* Exercise details *
Would you please retype the records that follow, word for word?

* Listed records *
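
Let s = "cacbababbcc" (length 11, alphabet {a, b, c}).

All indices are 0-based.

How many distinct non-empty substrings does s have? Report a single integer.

sorted suffixes:
  #0 SA[0]=4  'ababbcc'
  #1 SA[1]=6  'abbcc'
  #2 SA[2]=1  'acbababbcc'
  #3 SA[3]=3  'bababbcc'
  #4 SA[4]=5  'babbcc'
  #5 SA[5]=7  'bbcc'
  #6 SA[6]=8  'bcc'
  #7 SA[7]=10  'c'
  #8 SA[8]=0  'cacbababbcc'
  #9 SA[9]=2  'cbababbcc'
  #10 SA[10]=9  'cc'

SA = [4, 6, 1, 3, 5, 7, 8, 10, 0, 2, 9]
i: (SA[i-1],SA[i]) lcp shared
  1: (4,6) 2 'ab'
  2: (6,1) 1 'a'
  3: (1,3) 0 ''
  4: (3,5) 3 'bab'
  5: (5,7) 1 'b'
  6: (7,8) 1 'b'
  7: (8,10) 0 ''
  8: (10,0) 1 'c'
  9: (0,2) 1 'c'
  10: (2,9) 1 'c'

n(n+1)/2 = 11·12/2 = 66
Σ LCP = 0 + 2 + 1 + 0 + 3 + 1 + 1 + 0 + 1 + 1 + 1 = 11
distinct = 66 − 11 = 55

55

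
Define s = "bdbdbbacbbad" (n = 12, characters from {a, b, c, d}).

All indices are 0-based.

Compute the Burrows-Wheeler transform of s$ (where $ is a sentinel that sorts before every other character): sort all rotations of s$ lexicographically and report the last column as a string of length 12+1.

rank  rotation       last
    0  $bdbdbbacbbad  d
    1  acbbad$bdbdbb  b
    2  ad$bdbdbbacbb  b
    3  bacbbad$bdbdb  b
    4  bad$bdbdbbacb  b
    5  bbacbbad$bdbd  d
    6  bbad$bdbdbbac  c
    7  bdbbacbbad$bd  d
    8  bdbdbbacbbad$  $
    9  cbbad$bdbdbba  a
   10  d$bdbdbbacbba  a
   11  dbbacbbad$bdb  b
   12  dbdbbacbbad$b  b

dbbbbdcd$aabb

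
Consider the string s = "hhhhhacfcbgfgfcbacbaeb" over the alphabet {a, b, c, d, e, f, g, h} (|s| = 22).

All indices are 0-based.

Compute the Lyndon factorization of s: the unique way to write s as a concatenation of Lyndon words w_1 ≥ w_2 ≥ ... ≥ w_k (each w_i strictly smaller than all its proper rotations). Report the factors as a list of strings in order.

["h", "h", "h", "h", "h", "acfcbgfgfcb", "acbaeb"]

emit factor 1: 'h' (i=0, period=1)
emit factor 2: 'h' (i=1, period=1)
emit factor 3: 'h' (i=2, period=1)
emit factor 4: 'h' (i=3, period=1)
emit factor 5: 'h' (i=4, period=1)
emit factor 6: 'acfcbgfgfcb' (i=5, period=11)
emit factor 7: 'acbaeb' (i=16, period=6)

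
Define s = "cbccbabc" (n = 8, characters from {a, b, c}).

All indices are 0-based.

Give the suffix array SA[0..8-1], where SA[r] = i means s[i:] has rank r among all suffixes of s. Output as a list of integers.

rank→(start, suffix):
  0 → (5, 'abc')
  1 → (4, 'babc')
  2 → (6, 'bc')
  3 → (1, 'bccbabc')
  4 → (7, 'c')
  5 → (3, 'cbabc')
  6 → (0, 'cbccbabc')
  7 → (2, 'ccbabc')

[5, 4, 6, 1, 7, 3, 0, 2]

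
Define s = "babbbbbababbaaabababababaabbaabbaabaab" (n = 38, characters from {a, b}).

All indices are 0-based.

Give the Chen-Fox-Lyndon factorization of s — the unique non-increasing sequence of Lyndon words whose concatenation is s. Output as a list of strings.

["b", "abbbbb", "ababb", "aaabababababaabbaabbaabaab"]

emit factor 1: 'b' (i=0, period=1)
emit factor 2: 'abbbbb' (i=1, period=6)
emit factor 3: 'ababb' (i=7, period=5)
emit factor 4: 'aaabababababaabbaabbaabaab' (i=12, period=26)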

* Exercise result *
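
Let s = "cacbababbcc" (length 11, alphabet {a, b, c}).

All indices are 0-based.

How many distinct non-empty substrings does s have? Report a single integer.

sorted suffixes:
  #0 SA[0]=4  'ababbcc'
  #1 SA[1]=6  'abbcc'
  #2 SA[2]=1  'acbababbcc'
  #3 SA[3]=3  'bababbcc'
  #4 SA[4]=5  'babbcc'
  #5 SA[5]=7  'bbcc'
  #6 SA[6]=8  'bcc'
  #7 SA[7]=10  'c'
  #8 SA[8]=0  'cacbababbcc'
  #9 SA[9]=2  'cbababbcc'
  #10 SA[10]=9  'cc'

SA = [4, 6, 1, 3, 5, 7, 8, 10, 0, 2, 9]
i: (SA[i-1],SA[i]) lcp shared
  1: (4,6) 2 'ab'
  2: (6,1) 1 'a'
  3: (1,3) 0 ''
  4: (3,5) 3 'bab'
  5: (5,7) 1 'b'
  6: (7,8) 1 'b'
  7: (8,10) 0 ''
  8: (10,0) 1 'c'
  9: (0,2) 1 'c'
  10: (2,9) 1 'c'

n(n+1)/2 = 11·12/2 = 66
Σ LCP = 0 + 2 + 1 + 0 + 3 + 1 + 1 + 0 + 1 + 1 + 1 = 11
distinct = 66 − 11 = 55

55

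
Define s = "bdbdbbacbbad" (n = 12, characters from {a, b, c, d}).

All indices are 0-based.

Compute the Burrows-Wheeler transform of s$ (where $ is a sentinel that sorts before every other character): sort all rotations of s$ lexicographically and report the last column as a string of length 12+1.

rank  rotation       last
    0  $bdbdbbacbbad  d
    1  acbbad$bdbdbb  b
    2  ad$bdbdbbacbb  b
    3  bacbbad$bdbdb  b
    4  bad$bdbdbbacb  b
    5  bbacbbad$bdbd  d
    6  bbad$bdbdbbac  c
    7  bdbbacbbad$bd  d
    8  bdbdbbacbbad$  $
    9  cbbad$bdbdbba  a
   10  d$bdbdbbacbba  a
   11  dbbacbbad$bdb  b
   12  dbdbbacbbad$b  b

dbbbbdcd$aabb

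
Consider the string s = "hhhhhacfcbgfgfcbacbaeb" over the alphabet {a, b, c, d, e, f, g, h} (|s| = 22).

All indices are 0-based.

Compute the Lyndon factorization of s: the unique way to write s as a concatenation of Lyndon words w_1 ≥ w_2 ≥ ... ≥ w_k (each w_i strictly smaller than all its proper rotations). Report the factors as a list of strings in order.

["h", "h", "h", "h", "h", "acfcbgfgfcb", "acbaeb"]

emit factor 1: 'h' (i=0, period=1)
emit factor 2: 'h' (i=1, period=1)
emit factor 3: 'h' (i=2, period=1)
emit factor 4: 'h' (i=3, period=1)
emit factor 5: 'h' (i=4, period=1)
emit factor 6: 'acfcbgfgfcb' (i=5, period=11)
emit factor 7: 'acbaeb' (i=16, period=6)

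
Define s = "cbccbabc" (n = 8, characters from {a, b, c}).

All indices are 0-based.

Give the suffix array SA[0..8-1], where SA[r] = i means s[i:] has rank r among all suffixes of s. Output as a list of integers.

rank→(start, suffix):
  0 → (5, 'abc')
  1 → (4, 'babc')
  2 → (6, 'bc')
  3 → (1, 'bccbabc')
  4 → (7, 'c')
  5 → (3, 'cbabc')
  6 → (0, 'cbccbabc')
  7 → (2, 'ccbabc')

[5, 4, 6, 1, 7, 3, 0, 2]

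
Define s = "babbbbbababbaaabababababaabbaabbaabaab" (n = 38, characters from {a, b}).

All indices are 0-based.

Give the Chen-Fox-Lyndon factorization of s — the unique non-increasing sequence of Lyndon words whose concatenation is s. Output as a list of strings.

["b", "abbbbb", "ababb", "aaabababababaabbaabbaabaab"]

emit factor 1: 'b' (i=0, period=1)
emit factor 2: 'abbbbb' (i=1, period=6)
emit factor 3: 'ababb' (i=7, period=5)
emit factor 4: 'aaabababababaabbaabbaabaab' (i=12, period=26)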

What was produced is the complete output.